## [Data excerpts]
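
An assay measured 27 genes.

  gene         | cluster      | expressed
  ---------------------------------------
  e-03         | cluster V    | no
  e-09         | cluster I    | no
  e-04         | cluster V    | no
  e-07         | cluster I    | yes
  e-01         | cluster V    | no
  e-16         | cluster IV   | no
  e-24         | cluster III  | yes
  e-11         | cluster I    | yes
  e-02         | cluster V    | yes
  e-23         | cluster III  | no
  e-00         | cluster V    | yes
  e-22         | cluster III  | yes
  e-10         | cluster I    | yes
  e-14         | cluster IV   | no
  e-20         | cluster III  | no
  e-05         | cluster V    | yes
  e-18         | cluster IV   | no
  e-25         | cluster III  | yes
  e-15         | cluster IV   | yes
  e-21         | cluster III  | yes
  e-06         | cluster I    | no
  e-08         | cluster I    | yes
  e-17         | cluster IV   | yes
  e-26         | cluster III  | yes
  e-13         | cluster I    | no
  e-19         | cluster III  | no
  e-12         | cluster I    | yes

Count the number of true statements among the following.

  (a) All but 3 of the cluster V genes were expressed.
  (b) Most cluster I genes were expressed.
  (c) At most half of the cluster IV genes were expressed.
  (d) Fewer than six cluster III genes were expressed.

4

(a) cluster V: |A| = 6, |A ∩ B| = 3; needs |A ∖ B| = 3 — true.
(b) cluster I: |A| = 8, |A ∩ B| = 5; needs |A ∩ B| > |A ∖ B| — true.
(c) cluster IV: |A| = 5, |A ∩ B| = 2; needs |A ∩ B| ≤ |A ∖ B| — true.
(d) cluster III: |A| = 8, |A ∩ B| = 5; needs |A ∩ B| < 6 — true.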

## [Work item]
Without altering a single character, write out every record above.

## [Task output]
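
An assay measured 27 genes.

  gene         | cluster      | expressed
  ---------------------------------------
  e-03         | cluster V    | no
  e-09         | cluster I    | no
  e-04         | cluster V    | no
  e-07         | cluster I    | yes
  e-01         | cluster V    | no
  e-16         | cluster IV   | no
  e-24         | cluster III  | yes
  e-11         | cluster I    | yes
  e-02         | cluster V    | yes
  e-23         | cluster III  | no
  e-00         | cluster V    | yes
  e-22         | cluster III  | yes
  e-10         | cluster I    | yes
  e-14         | cluster IV   | no
  e-20         | cluster III  | no
  e-05         | cluster V    | yes
  e-18         | cluster IV   | no
  e-25         | cluster III  | yes
  e-15         | cluster IV   | yes
  e-21         | cluster III  | yes
  e-06         | cluster I    | no
  e-08         | cluster I    | yes
  e-17         | cluster IV   | yes
  e-26         | cluster III  | yes
  e-13         | cluster I    | no
  e-19         | cluster III  | no
  e-12         | cluster I    | yes

Count the number of true statements among the following.

  (a) All but 3 of the cluster V genes were expressed.
  (b) Most cluster I genes were expressed.
  (c) At most half of the cluster IV genes were expressed.
  (d) Fewer than six cluster III genes were expressed.

4

(a) cluster V: |A| = 6, |A ∩ B| = 3; needs |A ∖ B| = 3 — true.
(b) cluster I: |A| = 8, |A ∩ B| = 5; needs |A ∩ B| > |A ∖ B| — true.
(c) cluster IV: |A| = 5, |A ∩ B| = 2; needs |A ∩ B| ≤ |A ∖ B| — true.
(d) cluster III: |A| = 8, |A ∩ B| = 5; needs |A ∩ B| < 6 — true.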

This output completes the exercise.